→ BRIEF:
In the data that follows, find the line with "2. Under its"; transcribe it, every later line up to the one with "(i) The non-bank", and that line as well, exactly and with no others.

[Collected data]
::::

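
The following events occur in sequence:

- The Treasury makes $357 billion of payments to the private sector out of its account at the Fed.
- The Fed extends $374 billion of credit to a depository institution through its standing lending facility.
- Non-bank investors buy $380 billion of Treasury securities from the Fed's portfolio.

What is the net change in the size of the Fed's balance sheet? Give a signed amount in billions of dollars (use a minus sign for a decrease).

Fed balance sheet:
  Assets:      Securities −$380B, Loans to banks +$374B
  Liabilities: Bank reserves +$351B, Government deposits −$357B
Change in total Fed assets = -$6 billion.

-$6 billion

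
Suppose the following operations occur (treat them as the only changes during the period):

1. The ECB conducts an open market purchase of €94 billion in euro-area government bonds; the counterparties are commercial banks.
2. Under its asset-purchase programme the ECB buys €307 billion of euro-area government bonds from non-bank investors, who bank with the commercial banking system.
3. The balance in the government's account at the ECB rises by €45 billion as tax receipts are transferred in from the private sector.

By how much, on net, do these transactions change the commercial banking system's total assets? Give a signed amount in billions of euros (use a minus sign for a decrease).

+€262 billion

ECB balance sheet:
  Assets:      Securities +€401B
  Liabilities: Bank reserves +€356B, Government deposits +€45B
Commercial banking system:
  Assets:      Reserves at CB +€356B, Securities −€94B
  Liabilities: Checkable deposits +€262B
Change in total bank assets = +€262 billion.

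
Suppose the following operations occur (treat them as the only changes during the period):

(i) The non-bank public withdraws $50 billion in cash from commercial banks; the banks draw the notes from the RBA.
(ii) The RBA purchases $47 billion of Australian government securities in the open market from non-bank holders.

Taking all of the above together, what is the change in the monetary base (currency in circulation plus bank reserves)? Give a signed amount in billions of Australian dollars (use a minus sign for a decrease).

RBA balance sheet:
  Assets:      Securities +$47B
  Liabilities: Bank reserves −$3B, Currency in circulation +$50B
Commercial banking system:
  Assets:      Reserves at CB −$3B
  Liabilities: Checkable deposits −$3B
Monetary base = currency + reserves: +$50B + (−$3B) = +$47 billion.

+$47 billion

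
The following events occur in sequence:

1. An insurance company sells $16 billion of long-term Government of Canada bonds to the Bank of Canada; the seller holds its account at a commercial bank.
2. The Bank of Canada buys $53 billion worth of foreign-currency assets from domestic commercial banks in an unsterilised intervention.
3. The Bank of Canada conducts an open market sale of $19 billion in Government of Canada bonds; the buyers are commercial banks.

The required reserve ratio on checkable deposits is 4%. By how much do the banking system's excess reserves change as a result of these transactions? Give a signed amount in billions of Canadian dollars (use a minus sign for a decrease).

+$49.36 billion

Asset purchase (from non-banks) $16 billion: reserves +$16B, deposits +$16B.
FX purchase $53 billion: reserves +$53B, deposits 0.
OMO sale (to banks) $19 billion: reserves −$19B, deposits 0.
Totals: Δreserves = +$50B, Δdeposits = +$16B.
Δrequired reserves = 4% × +$16B = +$0.64B.
Δexcess reserves = Δreserves − Δrequired = +$50B − (+$0.64B) = +$49.36 billion.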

::::

→ RESPONSE TO THE EXERCISE:
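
2. Under its asset-purchase programme the ECB buys €307 billion of euro-area government bonds from non-bank investors, who bank with the commercial banking system.
3. The balance in the government's account at the ECB rises by €45 billion as tax receipts are transferred in from the private sector.

By how much, on net, do these transactions change the commercial banking system's total assets? Give a signed amount in billions of euros (use a minus sign for a decrease).

+€262 billion

ECB balance sheet:
  Assets:      Securities +€401B
  Liabilities: Bank reserves +€356B, Government deposits +€45B
Commercial banking system:
  Assets:      Reserves at CB +€356B, Securities −€94B
  Liabilities: Checkable deposits +€262B
Change in total bank assets = +€262 billion.

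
Suppose the following operations occur (treat them as the only changes during the period):

(i) The non-bank public withdraws $50 billion in cash from commercial banks; the banks draw the notes from the RBA.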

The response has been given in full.